(Beginning of Extracted records)
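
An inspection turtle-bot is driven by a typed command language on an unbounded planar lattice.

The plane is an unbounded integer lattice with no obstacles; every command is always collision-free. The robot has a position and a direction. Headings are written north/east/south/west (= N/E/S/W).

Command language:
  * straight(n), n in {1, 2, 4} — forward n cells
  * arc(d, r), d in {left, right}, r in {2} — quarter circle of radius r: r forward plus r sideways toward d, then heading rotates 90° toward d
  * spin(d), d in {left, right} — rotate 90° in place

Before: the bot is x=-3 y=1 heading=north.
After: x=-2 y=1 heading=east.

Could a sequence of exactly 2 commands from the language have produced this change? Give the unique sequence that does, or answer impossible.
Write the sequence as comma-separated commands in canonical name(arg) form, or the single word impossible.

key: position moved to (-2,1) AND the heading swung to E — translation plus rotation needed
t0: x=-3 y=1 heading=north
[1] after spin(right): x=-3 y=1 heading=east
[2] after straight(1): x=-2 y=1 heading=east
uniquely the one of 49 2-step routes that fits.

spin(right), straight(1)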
(End of Extracted records)
(Beginning of Extracted records)
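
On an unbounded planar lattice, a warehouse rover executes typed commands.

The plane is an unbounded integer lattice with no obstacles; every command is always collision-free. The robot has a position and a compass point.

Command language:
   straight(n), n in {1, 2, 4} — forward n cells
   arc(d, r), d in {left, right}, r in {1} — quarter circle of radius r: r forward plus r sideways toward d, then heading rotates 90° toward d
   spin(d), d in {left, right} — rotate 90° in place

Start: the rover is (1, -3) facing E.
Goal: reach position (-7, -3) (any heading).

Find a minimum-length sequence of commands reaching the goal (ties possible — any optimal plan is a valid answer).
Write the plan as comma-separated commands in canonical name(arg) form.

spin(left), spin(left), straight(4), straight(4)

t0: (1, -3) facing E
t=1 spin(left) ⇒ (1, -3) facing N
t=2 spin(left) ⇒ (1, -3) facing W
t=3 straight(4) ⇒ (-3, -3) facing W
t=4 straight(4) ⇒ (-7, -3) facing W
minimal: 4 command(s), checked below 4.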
(End of Extracted records)
What you should do ▸ Throughout the data above, report every line that contains the string "cells".

Exercise output ▸
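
  * straight(n), n in {1, 2, 4} — forward n cells
   straight(n), n in {1, 2, 4} — forward n cells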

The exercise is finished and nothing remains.